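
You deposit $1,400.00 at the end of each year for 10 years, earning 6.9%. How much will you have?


Formula: FV = PMT * ((1+r)^n - 1) / r
Growth factor: (1 + 0.069)^10 = 1.948844
Numerator: 1.948844 - 1 = 0.948844
FV = $1,400.00 * 0.948844 / 0.069 = $19,251.91

$19,251.91


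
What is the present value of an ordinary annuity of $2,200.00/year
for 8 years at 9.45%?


Formula: PV = PMT * (1 - (1+r)^(-n)) / r
Discount factor: (1 + 0.0945)^(-8) = 0.485595
Bracket: 1 - 0.485595 = 0.514405
PV = $2,200.00 * 0.514405 / 0.0945 = $11,975.57

$11,975.57


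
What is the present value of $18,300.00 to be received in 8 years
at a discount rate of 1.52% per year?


Formula: PV = FV / (1 + r)^n
Substituting: PV = $18,300.00 / (1 + 0.0152)^8
Discount factor: (1.0152)^8 = 1.12827
PV = $18,300.00 / 1.12827 = $16,219.53

$16,219.53


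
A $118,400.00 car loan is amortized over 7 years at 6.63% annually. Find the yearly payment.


Formula: PMT = PV * r / (1 - (1+r)^(-n))
Denominator: 1 - (1 + 0.0663)^(-7) = 0.361966
Numerator: $118,400.00 * 0.0663 = 7849.92
PMT = 7849.92 / 0.361966 = $21,686.93

$21,686.93


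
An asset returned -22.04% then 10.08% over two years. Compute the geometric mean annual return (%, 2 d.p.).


Formula: Geometric mean = ((1+r1)*(1+r2))^(1/2) - 1
Product: (1 + -0.2204) * (1 + 0.1008) = 0.7796 * 1.1008 = 0.858184
Square root: 0.858184^0.5 = 0.926382
Geometric mean = 0.926382 - 1 = -0.073618
As percentage: -7.36%

-7.36%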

::::::::::

WHAT YOU ARE ASKED TO DO | Reproduce the full listing above, character for character.

OUTPUT |
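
You deposit $1,400.00 at the end of each year for 10 years, earning 6.9%. How much will you have?


Formula: FV = PMT * ((1+r)^n - 1) / r
Growth factor: (1 + 0.069)^10 = 1.948844
Numerator: 1.948844 - 1 = 0.948844
FV = $1,400.00 * 0.948844 / 0.069 = $19,251.91

$19,251.91


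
What is the present value of an ordinary annuity of $2,200.00/year
for 8 years at 9.45%?


Formula: PV = PMT * (1 - (1+r)^(-n)) / r
Discount factor: (1 + 0.0945)^(-8) = 0.485595
Bracket: 1 - 0.485595 = 0.514405
PV = $2,200.00 * 0.514405 / 0.0945 = $11,975.57

$11,975.57


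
What is the present value of $18,300.00 to be received in 8 years
at a discount rate of 1.52% per year?


Formula: PV = FV / (1 + r)^n
Substituting: PV = $18,300.00 / (1 + 0.0152)^8
Discount factor: (1.0152)^8 = 1.12827
PV = $18,300.00 / 1.12827 = $16,219.53

$16,219.53


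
A $118,400.00 car loan is amortized over 7 years at 6.63% annually. Find the yearly payment.


Formula: PMT = PV * r / (1 - (1+r)^(-n))
Denominator: 1 - (1 + 0.0663)^(-7) = 0.361966
Numerator: $118,400.00 * 0.0663 = 7849.92
PMT = 7849.92 / 0.361966 = $21,686.93

$21,686.93


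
An asset returned -22.04% then 10.08% over two years. Compute the geometric mean annual return (%, 2 d.p.).


Formula: Geometric mean = ((1+r1)*(1+r2))^(1/2) - 1
Product: (1 + -0.2204) * (1 + 0.1008) = 0.7796 * 1.1008 = 0.858184
Square root: 0.858184^0.5 = 0.926382
Geometric mean = 0.926382 - 1 = -0.073618
As percentage: -7.36%

-7.36%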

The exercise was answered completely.